**TASK TO COMPLETE**
Give the line containing "2: SUB r4, r1, r2" again, exactly, along with all later lines of the entries, through the last one.

◆ ◆ ◆ ◆

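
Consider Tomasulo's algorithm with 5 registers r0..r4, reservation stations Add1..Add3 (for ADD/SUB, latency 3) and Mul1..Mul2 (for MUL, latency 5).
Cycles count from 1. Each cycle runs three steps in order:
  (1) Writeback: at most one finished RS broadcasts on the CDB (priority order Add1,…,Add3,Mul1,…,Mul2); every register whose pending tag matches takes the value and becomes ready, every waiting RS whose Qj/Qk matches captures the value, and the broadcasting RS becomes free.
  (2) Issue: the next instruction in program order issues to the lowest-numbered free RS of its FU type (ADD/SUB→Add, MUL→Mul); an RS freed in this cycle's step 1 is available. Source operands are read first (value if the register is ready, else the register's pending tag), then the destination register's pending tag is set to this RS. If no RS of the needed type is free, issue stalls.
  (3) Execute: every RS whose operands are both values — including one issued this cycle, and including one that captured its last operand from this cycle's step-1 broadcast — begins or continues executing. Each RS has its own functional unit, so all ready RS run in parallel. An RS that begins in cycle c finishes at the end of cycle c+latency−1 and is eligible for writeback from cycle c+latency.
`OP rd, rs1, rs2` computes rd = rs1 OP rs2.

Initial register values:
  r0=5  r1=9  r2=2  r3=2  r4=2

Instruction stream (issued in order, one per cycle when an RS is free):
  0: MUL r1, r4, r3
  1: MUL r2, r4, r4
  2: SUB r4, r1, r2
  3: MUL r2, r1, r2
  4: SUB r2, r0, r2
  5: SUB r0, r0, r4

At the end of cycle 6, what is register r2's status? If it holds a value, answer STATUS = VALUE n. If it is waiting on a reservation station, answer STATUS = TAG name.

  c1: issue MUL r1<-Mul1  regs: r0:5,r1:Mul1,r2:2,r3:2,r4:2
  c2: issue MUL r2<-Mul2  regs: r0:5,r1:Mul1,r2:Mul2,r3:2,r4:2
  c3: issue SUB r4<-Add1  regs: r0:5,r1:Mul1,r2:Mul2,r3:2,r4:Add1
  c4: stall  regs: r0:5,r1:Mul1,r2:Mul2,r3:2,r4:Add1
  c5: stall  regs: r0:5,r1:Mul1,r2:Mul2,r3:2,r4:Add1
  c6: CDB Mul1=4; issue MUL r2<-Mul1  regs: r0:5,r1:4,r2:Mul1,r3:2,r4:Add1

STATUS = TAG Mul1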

◆ ◆ ◆ ◆

**SOLUTION**
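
  2: SUB r4, r1, r2
  3: MUL r2, r1, r2
  4: SUB r2, r0, r2
  5: SUB r0, r0, r4

At the end of cycle 6, what is register r2's status? If it holds a value, answer STATUS = VALUE n. If it is waiting on a reservation station, answer STATUS = TAG name.

  c1: issue MUL r1<-Mul1  regs: r0:5,r1:Mul1,r2:2,r3:2,r4:2
  c2: issue MUL r2<-Mul2  regs: r0:5,r1:Mul1,r2:Mul2,r3:2,r4:2
  c3: issue SUB r4<-Add1  regs: r0:5,r1:Mul1,r2:Mul2,r3:2,r4:Add1
  c4: stall  regs: r0:5,r1:Mul1,r2:Mul2,r3:2,r4:Add1
  c5: stall  regs: r0:5,r1:Mul1,r2:Mul2,r3:2,r4:Add1
  c6: CDB Mul1=4; issue MUL r2<-Mul1  regs: r0:5,r1:4,r2:Mul1,r3:2,r4:Add1

STATUS = TAG Mul1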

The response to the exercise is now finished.